**Source records**
::::::

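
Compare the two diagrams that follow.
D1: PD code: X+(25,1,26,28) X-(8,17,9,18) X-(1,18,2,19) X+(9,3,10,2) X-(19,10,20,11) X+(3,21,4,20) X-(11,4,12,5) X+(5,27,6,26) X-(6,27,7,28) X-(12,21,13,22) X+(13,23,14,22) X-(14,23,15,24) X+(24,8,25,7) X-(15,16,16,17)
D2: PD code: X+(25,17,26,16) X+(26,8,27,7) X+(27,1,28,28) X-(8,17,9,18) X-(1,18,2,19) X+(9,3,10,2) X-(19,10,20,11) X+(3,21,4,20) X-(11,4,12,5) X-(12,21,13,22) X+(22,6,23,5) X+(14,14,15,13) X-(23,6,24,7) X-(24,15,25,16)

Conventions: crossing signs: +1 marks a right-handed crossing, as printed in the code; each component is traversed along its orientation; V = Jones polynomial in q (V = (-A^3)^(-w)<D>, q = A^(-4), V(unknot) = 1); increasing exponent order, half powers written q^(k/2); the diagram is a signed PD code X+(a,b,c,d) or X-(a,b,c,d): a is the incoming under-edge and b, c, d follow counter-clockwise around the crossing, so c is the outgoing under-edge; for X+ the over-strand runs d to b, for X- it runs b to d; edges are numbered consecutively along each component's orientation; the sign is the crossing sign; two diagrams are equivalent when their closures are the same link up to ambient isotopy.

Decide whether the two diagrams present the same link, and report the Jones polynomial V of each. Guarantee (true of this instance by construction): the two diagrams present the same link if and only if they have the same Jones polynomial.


equivalent: yes
V(D1) = -q^-5 + q^-4 - q^-3 + 2q^-2 - q^-1 + 2 - q  (w -2, c 14, <D> = -A^-10 + 2A^-6 - A^-2 + 2A^2 - A^6 + A^10 - A^14)
V(D2) = -q^-5 + q^-4 - q^-3 + 2q^-2 - q^-1 + 2 - q  (w 0, c 14, <D> = -A^-4 + 2 - A^4 + 2A^8 - A^12 + A^16 - A^20)
why: from 14 to 14 crossings by R-moves: one link, two diagrams


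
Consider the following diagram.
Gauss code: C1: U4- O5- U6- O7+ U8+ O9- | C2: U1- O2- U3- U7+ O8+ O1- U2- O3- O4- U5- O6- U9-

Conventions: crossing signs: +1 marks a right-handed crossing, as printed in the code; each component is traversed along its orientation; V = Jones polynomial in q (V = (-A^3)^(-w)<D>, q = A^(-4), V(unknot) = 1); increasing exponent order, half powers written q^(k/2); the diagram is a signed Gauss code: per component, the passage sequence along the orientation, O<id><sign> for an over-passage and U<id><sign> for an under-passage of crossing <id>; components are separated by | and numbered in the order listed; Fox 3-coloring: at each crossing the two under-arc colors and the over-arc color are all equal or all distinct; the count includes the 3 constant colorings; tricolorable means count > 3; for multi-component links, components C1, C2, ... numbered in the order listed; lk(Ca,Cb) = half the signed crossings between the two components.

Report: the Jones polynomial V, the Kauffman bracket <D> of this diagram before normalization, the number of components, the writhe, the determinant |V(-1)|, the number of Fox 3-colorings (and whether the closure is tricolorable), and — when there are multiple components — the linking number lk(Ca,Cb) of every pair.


Jones polynomial: V(q) = q^(-17/2) - 2q^(-15/2) + 3q^(-13/2) - 4q^(-11/2) + 4q^(-9/2) - 4q^(-7/2) + 2q^(-5/2) - 2q^(-3/2)
<D> = 2A^-9 - 2A^-5 + 4A^-1 - 4A^3 + 4A^7 - 3A^11 + 2A^15 - A^19; writhe -5
components 2, writhe -5 (9 crossings)
linking number lk(C1,C2) = -1
3-colorings: 3 of 3^9, det 22 — not tricolorable
note: span 7 respects span(V) <= c + mu - 1 = 10 for this 2-component diagram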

::::::

**About this task**
Write out the data once more, word for word.

**Solution below**
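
Compare the two diagrams that follow.
D1: PD code: X+(25,1,26,28) X-(8,17,9,18) X-(1,18,2,19) X+(9,3,10,2) X-(19,10,20,11) X+(3,21,4,20) X-(11,4,12,5) X+(5,27,6,26) X-(6,27,7,28) X-(12,21,13,22) X+(13,23,14,22) X-(14,23,15,24) X+(24,8,25,7) X-(15,16,16,17)
D2: PD code: X+(25,17,26,16) X+(26,8,27,7) X+(27,1,28,28) X-(8,17,9,18) X-(1,18,2,19) X+(9,3,10,2) X-(19,10,20,11) X+(3,21,4,20) X-(11,4,12,5) X-(12,21,13,22) X+(22,6,23,5) X+(14,14,15,13) X-(23,6,24,7) X-(24,15,25,16)

Conventions: crossing signs: +1 marks a right-handed crossing, as printed in the code; each component is traversed along its orientation; V = Jones polynomial in q (V = (-A^3)^(-w)<D>, q = A^(-4), V(unknot) = 1); increasing exponent order, half powers written q^(k/2); the diagram is a signed PD code X+(a,b,c,d) or X-(a,b,c,d): a is the incoming under-edge and b, c, d follow counter-clockwise around the crossing, so c is the outgoing under-edge; for X+ the over-strand runs d to b, for X- it runs b to d; edges are numbered consecutively along each component's orientation; the sign is the crossing sign; two diagrams are equivalent when their closures are the same link up to ambient isotopy.

Decide whether the two diagrams present the same link, and report the Jones polynomial V of each. Guarantee (true of this instance by construction): the two diagrams present the same link if and only if they have the same Jones polynomial.


equivalent: yes
V(D1) = -q^-5 + q^-4 - q^-3 + 2q^-2 - q^-1 + 2 - q  (w -2, c 14, <D> = -A^-10 + 2A^-6 - A^-2 + 2A^2 - A^6 + A^10 - A^14)
V(D2) = -q^-5 + q^-4 - q^-3 + 2q^-2 - q^-1 + 2 - q  (w 0, c 14, <D> = -A^-4 + 2 - A^4 + 2A^8 - A^12 + A^16 - A^20)
why: from 14 to 14 crossings by R-moves: one link, two diagrams


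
Consider the following diagram.
Gauss code: C1: U4- O5- U6- O7+ U8+ O9- | C2: U1- O2- U3- U7+ O8+ O1- U2- O3- O4- U5- O6- U9-

Conventions: crossing signs: +1 marks a right-handed crossing, as printed in the code; each component is traversed along its orientation; V = Jones polynomial in q (V = (-A^3)^(-w)<D>, q = A^(-4), V(unknot) = 1); increasing exponent order, half powers written q^(k/2); the diagram is a signed Gauss code: per component, the passage sequence along the orientation, O<id><sign> for an over-passage and U<id><sign> for an under-passage of crossing <id>; components are separated by | and numbered in the order listed; Fox 3-coloring: at each crossing the two under-arc colors and the over-arc color are all equal or all distinct; the count includes the 3 constant colorings; tricolorable means count > 3; for multi-component links, components C1, C2, ... numbered in the order listed; lk(Ca,Cb) = half the signed crossings between the two components.

Report: the Jones polynomial V, the Kauffman bracket <D> of this diagram before normalization, the number of components, the writhe, the determinant |V(-1)|, the number of Fox 3-colorings (and whether the closure is tricolorable), and — when there are multiple components — the linking number lk(Ca,Cb) of every pair.


Jones polynomial: V(q) = q^(-17/2) - 2q^(-15/2) + 3q^(-13/2) - 4q^(-11/2) + 4q^(-9/2) - 4q^(-7/2) + 2q^(-5/2) - 2q^(-3/2)
<D> = 2A^-9 - 2A^-5 + 4A^-1 - 4A^3 + 4A^7 - 3A^11 + 2A^15 - A^19; writhe -5
components 2, writhe -5 (9 crossings)
linking number lk(C1,C2) = -1
3-colorings: 3 of 3^9, det 22 — not tricolorable
note: span 7 respects span(V) <= c + mu - 1 = 10 for this 2-component diagram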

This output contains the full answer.